***** DATA SHOWN *****

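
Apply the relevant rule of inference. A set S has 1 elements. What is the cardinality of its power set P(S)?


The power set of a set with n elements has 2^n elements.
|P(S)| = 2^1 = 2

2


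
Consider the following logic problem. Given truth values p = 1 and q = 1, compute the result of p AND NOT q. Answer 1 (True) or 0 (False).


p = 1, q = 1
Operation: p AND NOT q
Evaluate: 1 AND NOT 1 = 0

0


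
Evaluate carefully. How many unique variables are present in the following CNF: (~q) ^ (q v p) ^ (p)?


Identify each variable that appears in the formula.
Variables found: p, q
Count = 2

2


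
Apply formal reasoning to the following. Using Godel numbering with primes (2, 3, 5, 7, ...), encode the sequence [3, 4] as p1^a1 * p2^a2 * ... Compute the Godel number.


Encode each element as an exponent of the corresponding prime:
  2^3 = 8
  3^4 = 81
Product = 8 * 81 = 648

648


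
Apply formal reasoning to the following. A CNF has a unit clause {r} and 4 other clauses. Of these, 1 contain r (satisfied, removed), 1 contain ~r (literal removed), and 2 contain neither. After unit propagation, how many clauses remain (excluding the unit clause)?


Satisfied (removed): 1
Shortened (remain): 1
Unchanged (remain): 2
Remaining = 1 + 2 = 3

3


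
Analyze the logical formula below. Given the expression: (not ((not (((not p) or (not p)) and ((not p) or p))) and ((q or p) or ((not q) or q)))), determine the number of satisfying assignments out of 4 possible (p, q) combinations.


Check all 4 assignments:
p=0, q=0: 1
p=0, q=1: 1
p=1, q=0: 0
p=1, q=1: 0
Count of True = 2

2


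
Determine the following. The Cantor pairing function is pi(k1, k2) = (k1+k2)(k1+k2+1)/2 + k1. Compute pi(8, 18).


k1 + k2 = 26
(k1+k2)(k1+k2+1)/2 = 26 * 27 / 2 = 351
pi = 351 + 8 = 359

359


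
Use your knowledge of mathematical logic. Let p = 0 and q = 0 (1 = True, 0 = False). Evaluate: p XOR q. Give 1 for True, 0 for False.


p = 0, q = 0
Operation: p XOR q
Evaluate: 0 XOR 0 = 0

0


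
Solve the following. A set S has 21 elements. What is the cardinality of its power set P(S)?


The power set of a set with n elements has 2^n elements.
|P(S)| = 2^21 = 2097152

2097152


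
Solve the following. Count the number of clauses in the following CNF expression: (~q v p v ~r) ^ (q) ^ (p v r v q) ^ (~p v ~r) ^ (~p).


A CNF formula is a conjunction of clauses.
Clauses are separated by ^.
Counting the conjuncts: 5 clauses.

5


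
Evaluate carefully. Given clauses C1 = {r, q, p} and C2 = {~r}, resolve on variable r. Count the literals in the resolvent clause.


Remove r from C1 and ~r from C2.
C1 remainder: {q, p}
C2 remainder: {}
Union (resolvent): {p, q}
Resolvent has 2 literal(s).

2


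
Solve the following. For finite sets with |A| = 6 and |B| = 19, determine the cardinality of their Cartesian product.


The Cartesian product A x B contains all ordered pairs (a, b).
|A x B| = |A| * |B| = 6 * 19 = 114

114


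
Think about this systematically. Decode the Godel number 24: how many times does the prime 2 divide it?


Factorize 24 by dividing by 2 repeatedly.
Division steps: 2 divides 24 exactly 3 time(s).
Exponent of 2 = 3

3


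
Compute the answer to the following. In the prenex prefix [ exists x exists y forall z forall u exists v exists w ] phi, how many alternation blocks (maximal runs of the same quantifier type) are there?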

*****

Transcribe every entry word for word.

RESPONSE TO THE TASK:
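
Apply the relevant rule of inference. A set S has 1 elements. What is the cardinality of its power set P(S)?


The power set of a set with n elements has 2^n elements.
|P(S)| = 2^1 = 2

2


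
Consider the following logic problem. Given truth values p = 1 and q = 1, compute the result of p AND NOT q. Answer 1 (True) or 0 (False).


p = 1, q = 1
Operation: p AND NOT q
Evaluate: 1 AND NOT 1 = 0

0


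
Evaluate carefully. How many unique variables are present in the following CNF: (~q) ^ (q v p) ^ (p)?


Identify each variable that appears in the formula.
Variables found: p, q
Count = 2

2


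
Apply formal reasoning to the following. Using Godel numbering with primes (2, 3, 5, 7, ...), encode the sequence [3, 4] as p1^a1 * p2^a2 * ... Compute the Godel number.


Encode each element as an exponent of the corresponding prime:
  2^3 = 8
  3^4 = 81
Product = 8 * 81 = 648

648


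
Apply formal reasoning to the following. A CNF has a unit clause {r} and 4 other clauses. Of these, 1 contain r (satisfied, removed), 1 contain ~r (literal removed), and 2 contain neither. After unit propagation, how many clauses remain (excluding the unit clause)?


Satisfied (removed): 1
Shortened (remain): 1
Unchanged (remain): 2
Remaining = 1 + 2 = 3

3


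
Analyze the logical formula below. Given the expression: (not ((not (((not p) or (not p)) and ((not p) or p))) and ((q or p) or ((not q) or q)))), determine the number of satisfying assignments out of 4 possible (p, q) combinations.


Check all 4 assignments:
p=0, q=0: 1
p=0, q=1: 1
p=1, q=0: 0
p=1, q=1: 0
Count of True = 2

2


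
Determine the following. The Cantor pairing function is pi(k1, k2) = (k1+k2)(k1+k2+1)/2 + k1. Compute pi(8, 18).


k1 + k2 = 26
(k1+k2)(k1+k2+1)/2 = 26 * 27 / 2 = 351
pi = 351 + 8 = 359

359


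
Use your knowledge of mathematical logic. Let p = 0 and q = 0 (1 = True, 0 = False). Evaluate: p XOR q. Give 1 for True, 0 for False.


p = 0, q = 0
Operation: p XOR q
Evaluate: 0 XOR 0 = 0

0


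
Solve the following. A set S has 21 elements. What is the cardinality of its power set P(S)?


The power set of a set with n elements has 2^n elements.
|P(S)| = 2^21 = 2097152

2097152


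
Solve the following. Count the number of clauses in the following CNF expression: (~q v p v ~r) ^ (q) ^ (p v r v q) ^ (~p v ~r) ^ (~p).


A CNF formula is a conjunction of clauses.
Clauses are separated by ^.
Counting the conjuncts: 5 clauses.

5


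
Evaluate carefully. Given clauses C1 = {r, q, p} and C2 = {~r}, resolve on variable r. Count the literals in the resolvent clause.


Remove r from C1 and ~r from C2.
C1 remainder: {q, p}
C2 remainder: {}
Union (resolvent): {p, q}
Resolvent has 2 literal(s).

2


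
Solve the following. For finite sets with |A| = 6 and |B| = 19, determine the cardinality of their Cartesian product.


The Cartesian product A x B contains all ordered pairs (a, b).
|A x B| = |A| * |B| = 6 * 19 = 114

114


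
Think about this systematically. Decode the Godel number 24: how many times does the prime 2 divide it?


Factorize 24 by dividing by 2 repeatedly.
Division steps: 2 divides 24 exactly 3 time(s).
Exponent of 2 = 3

3


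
Compute the answer to the following. In the prenex prefix [ exists x exists y forall z forall u exists v exists w ] phi, how many alternation blocks (maximal runs of the same quantifier type) are there?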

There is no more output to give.